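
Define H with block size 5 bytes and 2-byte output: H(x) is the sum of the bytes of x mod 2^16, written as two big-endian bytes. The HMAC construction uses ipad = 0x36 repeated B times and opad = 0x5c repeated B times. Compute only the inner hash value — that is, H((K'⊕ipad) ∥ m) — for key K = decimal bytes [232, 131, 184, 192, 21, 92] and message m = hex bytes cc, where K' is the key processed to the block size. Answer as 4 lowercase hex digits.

0205

Key decimal bytes [232, 131, 184, 192, 21, 92] = e8 83 b8 c0 15 5c is 6 bytes > B = 5, so hash it first: H(key) = 03 54, then zero-pad to 5 bytes: K' = 03 54 00 00 00.
K' ⊕ ipad = 35 62 36 36 36.
Inner input = 35 62 36 36 36 ∥ cc.
Inner hash: sum = 53+98+54+54+54+204 = 517 → 02 05.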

━━━

#### [TO DO]
Each record above should be retyped in full, exactly as shown.

#### [ANSWER TO THE PROBLEM]
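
Define H with block size 5 bytes and 2-byte output: H(x) is the sum of the bytes of x mod 2^16, written as two big-endian bytes. The HMAC construction uses ipad = 0x36 repeated B times and opad = 0x5c repeated B times. Compute only the inner hash value — that is, H((K'⊕ipad) ∥ m) — for key K = decimal bytes [232, 131, 184, 192, 21, 92] and message m = hex bytes cc, where K' is the key processed to the block size. Answer as 4 lowercase hex digits.

0205

Key decimal bytes [232, 131, 184, 192, 21, 92] = e8 83 b8 c0 15 5c is 6 bytes > B = 5, so hash it first: H(key) = 03 54, then zero-pad to 5 bytes: K' = 03 54 00 00 00.
K' ⊕ ipad = 35 62 36 36 36.
Inner input = 35 62 36 36 36 ∥ cc.
Inner hash: sum = 53+98+54+54+54+204 = 517 → 02 05.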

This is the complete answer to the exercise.